(Task to carry out): Look in the data below for the line that contains "What is the longest matching prefix for 196.150.86.78?". Copy that line and the remaining lines exactly.

(Data supplied):
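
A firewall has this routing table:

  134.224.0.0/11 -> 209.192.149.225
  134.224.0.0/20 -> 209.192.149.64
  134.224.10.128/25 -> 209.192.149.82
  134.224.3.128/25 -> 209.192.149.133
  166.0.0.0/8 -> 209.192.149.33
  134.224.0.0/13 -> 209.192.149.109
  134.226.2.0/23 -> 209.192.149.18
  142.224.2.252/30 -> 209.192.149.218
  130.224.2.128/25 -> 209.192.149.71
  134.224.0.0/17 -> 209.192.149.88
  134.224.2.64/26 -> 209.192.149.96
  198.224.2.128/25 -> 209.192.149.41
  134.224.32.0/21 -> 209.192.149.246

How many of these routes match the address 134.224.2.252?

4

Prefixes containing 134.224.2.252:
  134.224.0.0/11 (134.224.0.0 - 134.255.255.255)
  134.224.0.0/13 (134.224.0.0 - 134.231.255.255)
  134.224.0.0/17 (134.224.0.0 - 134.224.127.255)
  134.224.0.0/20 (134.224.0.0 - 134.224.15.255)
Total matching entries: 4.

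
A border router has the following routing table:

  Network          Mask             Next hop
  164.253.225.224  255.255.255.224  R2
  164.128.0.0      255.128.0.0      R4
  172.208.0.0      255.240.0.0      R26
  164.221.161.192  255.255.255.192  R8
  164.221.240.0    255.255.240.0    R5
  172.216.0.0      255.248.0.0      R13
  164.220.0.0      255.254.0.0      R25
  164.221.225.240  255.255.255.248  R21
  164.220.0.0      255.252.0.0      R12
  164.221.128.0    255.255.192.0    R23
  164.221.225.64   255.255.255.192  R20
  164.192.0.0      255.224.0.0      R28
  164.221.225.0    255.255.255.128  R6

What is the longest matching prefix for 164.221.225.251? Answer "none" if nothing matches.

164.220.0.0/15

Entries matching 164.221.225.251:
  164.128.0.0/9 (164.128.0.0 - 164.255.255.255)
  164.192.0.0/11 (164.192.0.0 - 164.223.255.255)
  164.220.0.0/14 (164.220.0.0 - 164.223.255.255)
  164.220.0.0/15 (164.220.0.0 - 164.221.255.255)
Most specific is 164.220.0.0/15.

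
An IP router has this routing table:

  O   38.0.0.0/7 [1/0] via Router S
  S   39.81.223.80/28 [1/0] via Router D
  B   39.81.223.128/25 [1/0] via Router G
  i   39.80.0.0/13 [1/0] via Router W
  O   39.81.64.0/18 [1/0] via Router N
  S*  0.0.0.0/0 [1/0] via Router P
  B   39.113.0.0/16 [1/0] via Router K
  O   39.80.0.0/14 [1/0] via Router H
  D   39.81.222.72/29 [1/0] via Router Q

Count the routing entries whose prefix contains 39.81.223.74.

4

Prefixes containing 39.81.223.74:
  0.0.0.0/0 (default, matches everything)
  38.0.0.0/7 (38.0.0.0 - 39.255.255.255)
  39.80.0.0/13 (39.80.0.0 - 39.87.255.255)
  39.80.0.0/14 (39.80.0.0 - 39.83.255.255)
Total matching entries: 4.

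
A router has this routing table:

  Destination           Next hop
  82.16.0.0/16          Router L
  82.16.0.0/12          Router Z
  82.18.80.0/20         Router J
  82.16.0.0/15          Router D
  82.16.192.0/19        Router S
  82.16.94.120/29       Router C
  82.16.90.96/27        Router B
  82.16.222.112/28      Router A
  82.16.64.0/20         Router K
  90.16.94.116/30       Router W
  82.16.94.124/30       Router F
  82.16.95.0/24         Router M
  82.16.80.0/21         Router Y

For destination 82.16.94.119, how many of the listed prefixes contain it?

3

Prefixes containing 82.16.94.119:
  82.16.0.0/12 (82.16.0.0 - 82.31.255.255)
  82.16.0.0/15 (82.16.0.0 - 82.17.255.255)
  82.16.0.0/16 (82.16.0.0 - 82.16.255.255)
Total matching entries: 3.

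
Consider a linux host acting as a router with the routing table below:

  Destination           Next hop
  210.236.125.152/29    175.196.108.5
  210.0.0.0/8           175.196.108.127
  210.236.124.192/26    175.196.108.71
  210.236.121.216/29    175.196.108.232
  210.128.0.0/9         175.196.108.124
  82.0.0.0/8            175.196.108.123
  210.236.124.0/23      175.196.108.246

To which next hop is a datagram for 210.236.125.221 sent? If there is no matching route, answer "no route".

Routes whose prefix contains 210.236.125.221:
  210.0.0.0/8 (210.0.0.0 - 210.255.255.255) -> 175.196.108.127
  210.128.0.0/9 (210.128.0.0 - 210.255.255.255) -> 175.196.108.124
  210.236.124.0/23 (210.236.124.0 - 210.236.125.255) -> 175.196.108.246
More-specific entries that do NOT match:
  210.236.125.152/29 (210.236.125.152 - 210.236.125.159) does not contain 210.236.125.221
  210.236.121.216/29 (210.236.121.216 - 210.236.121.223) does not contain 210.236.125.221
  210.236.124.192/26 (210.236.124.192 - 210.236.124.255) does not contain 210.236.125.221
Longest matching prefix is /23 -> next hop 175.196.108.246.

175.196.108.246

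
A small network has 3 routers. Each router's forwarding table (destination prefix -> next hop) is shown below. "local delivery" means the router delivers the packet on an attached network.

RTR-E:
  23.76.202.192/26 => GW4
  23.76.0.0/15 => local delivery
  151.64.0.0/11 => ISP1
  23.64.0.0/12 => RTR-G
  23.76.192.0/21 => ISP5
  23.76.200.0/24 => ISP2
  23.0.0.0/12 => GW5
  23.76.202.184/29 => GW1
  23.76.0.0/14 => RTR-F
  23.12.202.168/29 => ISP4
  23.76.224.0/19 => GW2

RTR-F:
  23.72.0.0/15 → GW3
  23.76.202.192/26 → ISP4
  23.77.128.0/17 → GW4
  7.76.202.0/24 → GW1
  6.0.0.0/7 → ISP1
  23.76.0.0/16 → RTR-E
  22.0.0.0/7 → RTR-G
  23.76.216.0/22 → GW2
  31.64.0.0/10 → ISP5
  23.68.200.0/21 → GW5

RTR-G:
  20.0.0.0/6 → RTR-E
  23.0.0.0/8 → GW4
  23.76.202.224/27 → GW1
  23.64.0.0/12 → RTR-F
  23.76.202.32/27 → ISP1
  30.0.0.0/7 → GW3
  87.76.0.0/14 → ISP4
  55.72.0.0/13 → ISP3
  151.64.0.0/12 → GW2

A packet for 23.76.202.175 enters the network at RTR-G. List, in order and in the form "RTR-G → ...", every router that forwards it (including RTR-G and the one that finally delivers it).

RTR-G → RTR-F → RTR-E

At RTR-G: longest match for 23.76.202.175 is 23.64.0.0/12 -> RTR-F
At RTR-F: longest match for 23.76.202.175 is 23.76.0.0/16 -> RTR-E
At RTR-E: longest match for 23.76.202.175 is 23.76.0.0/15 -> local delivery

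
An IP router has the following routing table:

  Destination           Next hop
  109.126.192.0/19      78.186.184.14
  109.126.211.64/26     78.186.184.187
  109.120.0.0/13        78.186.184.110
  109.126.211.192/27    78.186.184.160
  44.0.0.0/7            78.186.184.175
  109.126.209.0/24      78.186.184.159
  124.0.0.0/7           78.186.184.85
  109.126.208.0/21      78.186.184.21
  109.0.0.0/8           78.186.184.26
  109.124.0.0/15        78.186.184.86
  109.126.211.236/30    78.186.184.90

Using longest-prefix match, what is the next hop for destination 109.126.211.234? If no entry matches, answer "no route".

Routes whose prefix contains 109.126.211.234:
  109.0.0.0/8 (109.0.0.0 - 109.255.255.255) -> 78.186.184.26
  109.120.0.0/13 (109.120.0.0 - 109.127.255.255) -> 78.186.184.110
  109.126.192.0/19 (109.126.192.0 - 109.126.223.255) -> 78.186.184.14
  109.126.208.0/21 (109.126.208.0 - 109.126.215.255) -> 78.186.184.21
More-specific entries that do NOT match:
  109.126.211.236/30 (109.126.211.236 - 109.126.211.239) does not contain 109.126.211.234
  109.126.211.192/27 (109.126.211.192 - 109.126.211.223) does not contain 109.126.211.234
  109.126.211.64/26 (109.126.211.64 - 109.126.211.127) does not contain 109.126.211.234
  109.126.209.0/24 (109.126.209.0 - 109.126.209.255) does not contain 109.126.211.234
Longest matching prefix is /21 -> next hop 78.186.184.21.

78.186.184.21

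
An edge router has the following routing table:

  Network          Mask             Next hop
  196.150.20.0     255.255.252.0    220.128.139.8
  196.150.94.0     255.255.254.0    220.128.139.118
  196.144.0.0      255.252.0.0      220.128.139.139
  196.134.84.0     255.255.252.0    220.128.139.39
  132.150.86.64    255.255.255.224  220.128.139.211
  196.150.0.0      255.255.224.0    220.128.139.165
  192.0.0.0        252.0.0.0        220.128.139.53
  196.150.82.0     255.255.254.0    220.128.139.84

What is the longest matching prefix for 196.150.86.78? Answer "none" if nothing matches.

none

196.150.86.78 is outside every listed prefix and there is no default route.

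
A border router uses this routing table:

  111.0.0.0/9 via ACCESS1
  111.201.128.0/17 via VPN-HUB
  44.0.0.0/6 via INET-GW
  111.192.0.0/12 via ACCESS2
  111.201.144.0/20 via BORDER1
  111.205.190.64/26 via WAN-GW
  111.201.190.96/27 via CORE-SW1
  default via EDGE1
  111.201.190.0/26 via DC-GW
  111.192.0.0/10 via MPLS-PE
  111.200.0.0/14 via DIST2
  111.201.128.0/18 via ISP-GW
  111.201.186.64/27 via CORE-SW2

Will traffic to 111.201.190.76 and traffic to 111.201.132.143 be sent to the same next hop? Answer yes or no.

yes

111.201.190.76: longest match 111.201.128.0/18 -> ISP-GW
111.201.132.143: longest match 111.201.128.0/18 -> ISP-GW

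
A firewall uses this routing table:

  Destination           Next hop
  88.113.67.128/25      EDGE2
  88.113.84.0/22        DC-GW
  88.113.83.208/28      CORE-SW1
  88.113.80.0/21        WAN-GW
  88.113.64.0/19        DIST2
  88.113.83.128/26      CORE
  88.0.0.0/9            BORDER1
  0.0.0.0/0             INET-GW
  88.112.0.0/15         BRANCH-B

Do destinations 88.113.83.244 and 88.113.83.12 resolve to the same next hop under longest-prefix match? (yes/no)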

(Final answer):
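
What is the longest matching prefix for 196.150.86.78? Answer "none" if nothing matches.

none

196.150.86.78 is outside every listed prefix and there is no default route.

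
A border router uses this routing table:

  111.0.0.0/9 via ACCESS1
  111.201.128.0/17 via VPN-HUB
  44.0.0.0/6 via INET-GW
  111.192.0.0/12 via ACCESS2
  111.201.144.0/20 via BORDER1
  111.205.190.64/26 via WAN-GW
  111.201.190.96/27 via CORE-SW1
  default via EDGE1
  111.201.190.0/26 via DC-GW
  111.192.0.0/10 via MPLS-PE
  111.200.0.0/14 via DIST2
  111.201.128.0/18 via ISP-GW
  111.201.186.64/27 via CORE-SW2

Will traffic to 111.201.190.76 and traffic to 111.201.132.143 be sent to the same next hop? Answer yes or no.

yes

111.201.190.76: longest match 111.201.128.0/18 -> ISP-GW
111.201.132.143: longest match 111.201.128.0/18 -> ISP-GW

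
A firewall uses this routing table:

  Destination           Next hop
  88.113.67.128/25      EDGE2
  88.113.84.0/22        DC-GW
  88.113.83.208/28      CORE-SW1
  88.113.80.0/21        WAN-GW
  88.113.64.0/19        DIST2
  88.113.83.128/26      CORE
  88.0.0.0/9            BORDER1
  0.0.0.0/0             INET-GW
  88.112.0.0/15         BRANCH-B

Do destinations 88.113.83.244 and 88.113.83.12 resolve to the same next hop under longest-prefix match? (yes/no)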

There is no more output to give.